> [Prompt] Show each line of the records below where the word "regex" occurs.
..............................
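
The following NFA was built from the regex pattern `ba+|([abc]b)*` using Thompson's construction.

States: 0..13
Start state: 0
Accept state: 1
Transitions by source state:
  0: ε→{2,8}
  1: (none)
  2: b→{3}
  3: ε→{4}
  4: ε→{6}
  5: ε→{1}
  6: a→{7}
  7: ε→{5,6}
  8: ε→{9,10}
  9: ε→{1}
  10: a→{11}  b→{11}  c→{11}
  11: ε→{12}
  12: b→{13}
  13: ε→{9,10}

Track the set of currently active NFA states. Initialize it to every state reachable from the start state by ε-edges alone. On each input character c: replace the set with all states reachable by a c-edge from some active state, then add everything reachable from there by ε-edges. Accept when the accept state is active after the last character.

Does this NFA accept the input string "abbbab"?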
..............................
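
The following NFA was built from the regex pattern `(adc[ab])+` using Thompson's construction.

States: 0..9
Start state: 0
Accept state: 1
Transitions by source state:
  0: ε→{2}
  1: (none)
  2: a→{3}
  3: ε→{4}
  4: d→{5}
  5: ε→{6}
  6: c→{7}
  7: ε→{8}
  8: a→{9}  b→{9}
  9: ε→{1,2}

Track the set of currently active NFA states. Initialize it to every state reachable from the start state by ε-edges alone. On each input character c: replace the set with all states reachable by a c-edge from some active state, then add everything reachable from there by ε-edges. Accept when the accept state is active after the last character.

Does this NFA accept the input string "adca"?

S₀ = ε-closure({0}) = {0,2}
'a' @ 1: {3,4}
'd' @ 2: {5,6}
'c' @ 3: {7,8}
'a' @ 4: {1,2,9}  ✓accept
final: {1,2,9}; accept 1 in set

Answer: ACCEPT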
..............................
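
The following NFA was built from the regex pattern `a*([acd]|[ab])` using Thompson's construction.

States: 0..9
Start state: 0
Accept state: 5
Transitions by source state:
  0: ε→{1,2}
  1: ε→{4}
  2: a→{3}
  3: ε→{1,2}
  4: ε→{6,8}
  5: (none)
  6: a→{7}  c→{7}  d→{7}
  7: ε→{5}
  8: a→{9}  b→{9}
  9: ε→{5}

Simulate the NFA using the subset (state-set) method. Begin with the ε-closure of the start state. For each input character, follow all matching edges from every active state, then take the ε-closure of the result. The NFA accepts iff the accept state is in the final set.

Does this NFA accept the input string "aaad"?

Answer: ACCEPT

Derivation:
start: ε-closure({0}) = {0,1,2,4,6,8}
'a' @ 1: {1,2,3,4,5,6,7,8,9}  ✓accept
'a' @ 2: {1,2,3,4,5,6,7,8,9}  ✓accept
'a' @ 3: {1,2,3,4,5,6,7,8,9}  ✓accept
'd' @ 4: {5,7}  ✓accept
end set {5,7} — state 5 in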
..............................
> [Solution below]
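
The following NFA was built from the regex pattern `ba+|([abc]b)*` using Thompson's construction.
The following NFA was built from the regex pattern `(adc[ab])+` using Thompson's construction.
The following NFA was built from the regex pattern `a*([acd]|[ab])` using Thompson's construction.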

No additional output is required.